[Saved entries]
**********

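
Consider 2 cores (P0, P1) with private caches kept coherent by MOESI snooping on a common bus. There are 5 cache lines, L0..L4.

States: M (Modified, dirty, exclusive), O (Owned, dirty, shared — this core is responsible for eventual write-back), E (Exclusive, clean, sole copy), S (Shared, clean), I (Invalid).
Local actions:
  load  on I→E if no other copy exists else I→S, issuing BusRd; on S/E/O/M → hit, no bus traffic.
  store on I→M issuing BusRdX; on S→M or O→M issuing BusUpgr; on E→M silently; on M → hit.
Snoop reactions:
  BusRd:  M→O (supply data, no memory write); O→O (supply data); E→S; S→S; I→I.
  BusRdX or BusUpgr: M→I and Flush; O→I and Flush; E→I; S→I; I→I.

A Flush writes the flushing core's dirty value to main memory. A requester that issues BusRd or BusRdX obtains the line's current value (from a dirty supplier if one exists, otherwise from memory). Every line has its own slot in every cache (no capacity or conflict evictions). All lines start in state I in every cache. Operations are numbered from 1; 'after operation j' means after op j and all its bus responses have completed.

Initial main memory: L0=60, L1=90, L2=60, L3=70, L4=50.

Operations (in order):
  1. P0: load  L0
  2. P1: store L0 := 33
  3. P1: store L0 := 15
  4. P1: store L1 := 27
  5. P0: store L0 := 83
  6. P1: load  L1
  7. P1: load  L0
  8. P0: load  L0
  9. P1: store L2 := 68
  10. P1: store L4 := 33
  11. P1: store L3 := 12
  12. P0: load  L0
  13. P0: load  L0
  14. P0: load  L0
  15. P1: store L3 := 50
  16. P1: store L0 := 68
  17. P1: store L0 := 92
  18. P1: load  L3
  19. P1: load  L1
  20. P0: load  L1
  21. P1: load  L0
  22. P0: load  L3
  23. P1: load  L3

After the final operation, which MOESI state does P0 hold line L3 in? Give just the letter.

state = S

[1] P0: load  L0 | P0:E(60), P1:I | bus: BusRd
[2] P1: store L0 := 33 | P0:I, P1:M(33) | bus: BusRdX
[3] P1: store L0 := 15 | P0:I, P1:M(15) | bus: none
[4] P1: store L1 := 27 | P0:I, P1:M(27) | bus: BusRdX
[5] P0: store L0 := 83 | P0:M(83), P1:I | bus: BusRdX,Flush
[6] P1: load  L1 | P0:I, P1:M(27) | bus: none
[7] P1: load  L0 | P0:O(83), P1:S(83) | bus: BusRd
[8] P0: load  L0 | P0:O(83), P1:S(83) | bus: none
[9] P1: store L2 := 68 | P0:I, P1:M(68) | bus: BusRdX
[10] P1: store L4 := 33 | P0:I, P1:M(33) | bus: BusRdX
[11] P1: store L3 := 12 | P0:I, P1:M(12) | bus: BusRdX
[12] P0: load  L0 | P0:O(83), P1:S(83) | bus: none
[13] P0: load  L0 | P0:O(83), P1:S(83) | bus: none
[14] P0: load  L0 | P0:O(83), P1:S(83) | bus: none
[15] P1: store L3 := 50 | P0:I, P1:M(50) | bus: none
[16] P1: store L0 := 68 | P0:I, P1:M(68) | bus: BusUpgr,Flush
[17] P1: store L0 := 92 | P0:I, P1:M(92) | bus: none
[18] P1: load  L3 | P0:I, P1:M(50) | bus: none
[19] P1: load  L1 | P0:I, P1:M(27) | bus: none
[20] P0: load  L1 | P0:S(27), P1:O(27) | bus: BusRd
[21] P1: load  L0 | P0:I, P1:M(92) | bus: none
[22] P0: load  L3 | P0:S(50), P1:O(50) | bus: BusRd
[23] P1: load  L3 | P0:S(50), P1:O(50) | bus: none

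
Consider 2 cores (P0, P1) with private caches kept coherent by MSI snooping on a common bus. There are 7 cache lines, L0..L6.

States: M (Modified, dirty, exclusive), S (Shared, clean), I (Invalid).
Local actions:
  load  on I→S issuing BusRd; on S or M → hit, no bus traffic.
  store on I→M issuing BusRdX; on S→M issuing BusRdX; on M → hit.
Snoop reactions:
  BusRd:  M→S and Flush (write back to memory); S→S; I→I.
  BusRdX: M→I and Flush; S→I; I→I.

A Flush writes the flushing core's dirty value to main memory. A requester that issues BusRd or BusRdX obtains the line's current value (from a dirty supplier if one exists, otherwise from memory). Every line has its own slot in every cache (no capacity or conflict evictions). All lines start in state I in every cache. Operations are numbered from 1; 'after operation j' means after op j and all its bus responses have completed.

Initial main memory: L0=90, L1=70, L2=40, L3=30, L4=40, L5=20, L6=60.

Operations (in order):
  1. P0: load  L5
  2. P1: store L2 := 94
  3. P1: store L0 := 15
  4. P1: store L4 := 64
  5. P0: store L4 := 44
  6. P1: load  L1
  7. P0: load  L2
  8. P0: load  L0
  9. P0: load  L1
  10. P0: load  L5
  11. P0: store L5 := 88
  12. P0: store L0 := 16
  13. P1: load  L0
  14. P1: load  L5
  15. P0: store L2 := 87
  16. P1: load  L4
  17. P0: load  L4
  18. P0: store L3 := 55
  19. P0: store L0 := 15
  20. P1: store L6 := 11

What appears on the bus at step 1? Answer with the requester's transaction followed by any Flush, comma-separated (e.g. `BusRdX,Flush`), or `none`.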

**********

## Directions for this task:
An exact copy of every entry is required.

## Task response:
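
Consider 2 cores (P0, P1) with private caches kept coherent by MOESI snooping on a common bus. There are 5 cache lines, L0..L4.

States: M (Modified, dirty, exclusive), O (Owned, dirty, shared — this core is responsible for eventual write-back), E (Exclusive, clean, sole copy), S (Shared, clean), I (Invalid).
Local actions:
  load  on I→E if no other copy exists else I→S, issuing BusRd; on S/E/O/M → hit, no bus traffic.
  store on I→M issuing BusRdX; on S→M or O→M issuing BusUpgr; on E→M silently; on M → hit.
Snoop reactions:
  BusRd:  M→O (supply data, no memory write); O→O (supply data); E→S; S→S; I→I.
  BusRdX or BusUpgr: M→I and Flush; O→I and Flush; E→I; S→I; I→I.

A Flush writes the flushing core's dirty value to main memory. A requester that issues BusRd or BusRdX obtains the line's current value (from a dirty supplier if one exists, otherwise from memory). Every line has its own slot in every cache (no capacity or conflict evictions). All lines start in state I in every cache. Operations are numbered from 1; 'after operation j' means after op j and all its bus responses have completed.

Initial main memory: L0=60, L1=90, L2=60, L3=70, L4=50.

Operations (in order):
  1. P0: load  L0
  2. P1: store L0 := 33
  3. P1: store L0 := 15
  4. P1: store L1 := 27
  5. P0: store L0 := 83
  6. P1: load  L1
  7. P1: load  L0
  8. P0: load  L0
  9. P1: store L2 := 68
  10. P1: store L4 := 33
  11. P1: store L3 := 12
  12. P0: load  L0
  13. P0: load  L0
  14. P0: load  L0
  15. P1: store L3 := 50
  16. P1: store L0 := 68
  17. P1: store L0 := 92
  18. P1: load  L3
  19. P1: load  L1
  20. P0: load  L1
  21. P1: load  L0
  22. P0: load  L3
  23. P1: load  L3

After the final operation, which MOESI state does P0 hold line L3 in? Give just the letter.

state = S

[1] P0: load  L0 | P0:E(60), P1:I | bus: BusRd
[2] P1: store L0 := 33 | P0:I, P1:M(33) | bus: BusRdX
[3] P1: store L0 := 15 | P0:I, P1:M(15) | bus: none
[4] P1: store L1 := 27 | P0:I, P1:M(27) | bus: BusRdX
[5] P0: store L0 := 83 | P0:M(83), P1:I | bus: BusRdX,Flush
[6] P1: load  L1 | P0:I, P1:M(27) | bus: none
[7] P1: load  L0 | P0:O(83), P1:S(83) | bus: BusRd
[8] P0: load  L0 | P0:O(83), P1:S(83) | bus: none
[9] P1: store L2 := 68 | P0:I, P1:M(68) | bus: BusRdX
[10] P1: store L4 := 33 | P0:I, P1:M(33) | bus: BusRdX
[11] P1: store L3 := 12 | P0:I, P1:M(12) | bus: BusRdX
[12] P0: load  L0 | P0:O(83), P1:S(83) | bus: none
[13] P0: load  L0 | P0:O(83), P1:S(83) | bus: none
[14] P0: load  L0 | P0:O(83), P1:S(83) | bus: none
[15] P1: store L3 := 50 | P0:I, P1:M(50) | bus: none
[16] P1: store L0 := 68 | P0:I, P1:M(68) | bus: BusUpgr,Flush
[17] P1: store L0 := 92 | P0:I, P1:M(92) | bus: none
[18] P1: load  L3 | P0:I, P1:M(50) | bus: none
[19] P1: load  L1 | P0:I, P1:M(27) | bus: none
[20] P0: load  L1 | P0:S(27), P1:O(27) | bus: BusRd
[21] P1: load  L0 | P0:I, P1:M(92) | bus: none
[22] P0: load  L3 | P0:S(50), P1:O(50) | bus: BusRd
[23] P1: load  L3 | P0:S(50), P1:O(50) | bus: none

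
Consider 2 cores (P0, P1) with private caches kept coherent by MSI snooping on a common bus. There are 7 cache lines, L0..L6.

States: M (Modified, dirty, exclusive), S (Shared, clean), I (Invalid).
Local actions:
  load  on I→S issuing BusRd; on S or M → hit, no bus traffic.
  store on I→M issuing BusRdX; on S→M issuing BusRdX; on M → hit.
Snoop reactions:
  BusRd:  M→S and Flush (write back to memory); S→S; I→I.
  BusRdX: M→I and Flush; S→I; I→I.

A Flush writes the flushing core's dirty value to main memory. A requester that issues BusRd or BusRdX obtains the line's current value (from a dirty supplier if one exists, otherwise from memory). Every line has its own slot in every cache (no capacity or conflict evictions). All lines start in state I in every cache. Operations are numbered from 1; 'after operation j' means after op j and all its bus responses have completed.

Initial main memory: L0=90, L1=70, L2=40, L3=30, L4=40, L5=20, L6=60.

Operations (in order):
  1. P0: load  L5
  2. P1: store L2 := 94
  3. P1: store L0 := 15
  4. P1: store L4 := 64
  5. P0: store L4 := 44
  6. P1: load  L1
  7. P0: load  L2
  8. P0: load  L0
  9. P0: load  L1
  10. P0: load  L5
  11. P0: store L5 := 88
  12. P0: store L0 := 16
  13. P1: load  L0
  14. P1: load  L5
  15. P0: store L2 := 87
  16. P1: load  L4
  17. P0: load  L4
  18. P0: store L3 := 55
  19. P0: store L0 := 15
  20. P1: store L6 := 11

What appears on the bus at step 1? Answer with the requester's transaction followed by any Flush, comma-separated (e.g. `BusRdX,Flush`), or `none`.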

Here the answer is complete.